Data shown section start
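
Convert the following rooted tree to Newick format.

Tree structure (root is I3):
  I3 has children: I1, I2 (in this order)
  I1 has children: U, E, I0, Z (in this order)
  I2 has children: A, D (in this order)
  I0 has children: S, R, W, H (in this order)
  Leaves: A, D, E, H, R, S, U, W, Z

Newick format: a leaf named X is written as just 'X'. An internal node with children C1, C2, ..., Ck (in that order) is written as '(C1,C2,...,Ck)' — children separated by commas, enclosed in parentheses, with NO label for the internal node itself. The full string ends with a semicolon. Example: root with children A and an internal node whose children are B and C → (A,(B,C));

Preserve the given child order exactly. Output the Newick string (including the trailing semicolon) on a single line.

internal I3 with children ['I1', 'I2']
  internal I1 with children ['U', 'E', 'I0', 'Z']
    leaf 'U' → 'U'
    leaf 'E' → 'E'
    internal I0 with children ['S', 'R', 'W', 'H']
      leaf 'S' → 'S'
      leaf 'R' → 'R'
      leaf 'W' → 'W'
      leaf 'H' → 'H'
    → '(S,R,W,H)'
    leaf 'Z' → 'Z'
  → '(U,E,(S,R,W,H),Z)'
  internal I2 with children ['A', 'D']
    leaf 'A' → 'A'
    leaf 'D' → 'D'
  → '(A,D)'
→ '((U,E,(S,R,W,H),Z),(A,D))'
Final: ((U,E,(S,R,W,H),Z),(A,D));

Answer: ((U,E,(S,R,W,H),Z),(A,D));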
Data shown section end
Data shown section start
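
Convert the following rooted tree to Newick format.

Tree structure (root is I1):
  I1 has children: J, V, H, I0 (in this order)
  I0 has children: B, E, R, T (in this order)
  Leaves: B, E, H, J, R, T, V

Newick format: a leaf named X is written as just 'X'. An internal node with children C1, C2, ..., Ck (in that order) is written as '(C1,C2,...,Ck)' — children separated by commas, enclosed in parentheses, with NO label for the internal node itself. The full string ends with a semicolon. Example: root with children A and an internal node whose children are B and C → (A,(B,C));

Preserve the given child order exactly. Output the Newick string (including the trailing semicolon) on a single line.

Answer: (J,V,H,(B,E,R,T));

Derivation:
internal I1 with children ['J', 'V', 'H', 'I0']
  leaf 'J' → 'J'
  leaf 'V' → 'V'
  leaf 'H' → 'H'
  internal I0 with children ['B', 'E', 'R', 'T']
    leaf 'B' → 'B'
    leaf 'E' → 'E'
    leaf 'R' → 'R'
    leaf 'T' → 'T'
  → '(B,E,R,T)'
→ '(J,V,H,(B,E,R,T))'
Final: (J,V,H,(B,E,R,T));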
Data shown section end
Instructions to follow
Select all lines with the word "this" from the entries above.

Written answer
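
  I3 has children: I1, I2 (in this order)
  I1 has children: U, E, I0, Z (in this order)
  I2 has children: A, D (in this order)
  I0 has children: S, R, W, H (in this order)
  I1 has children: J, V, H, I0 (in this order)
  I0 has children: B, E, R, T (in this order)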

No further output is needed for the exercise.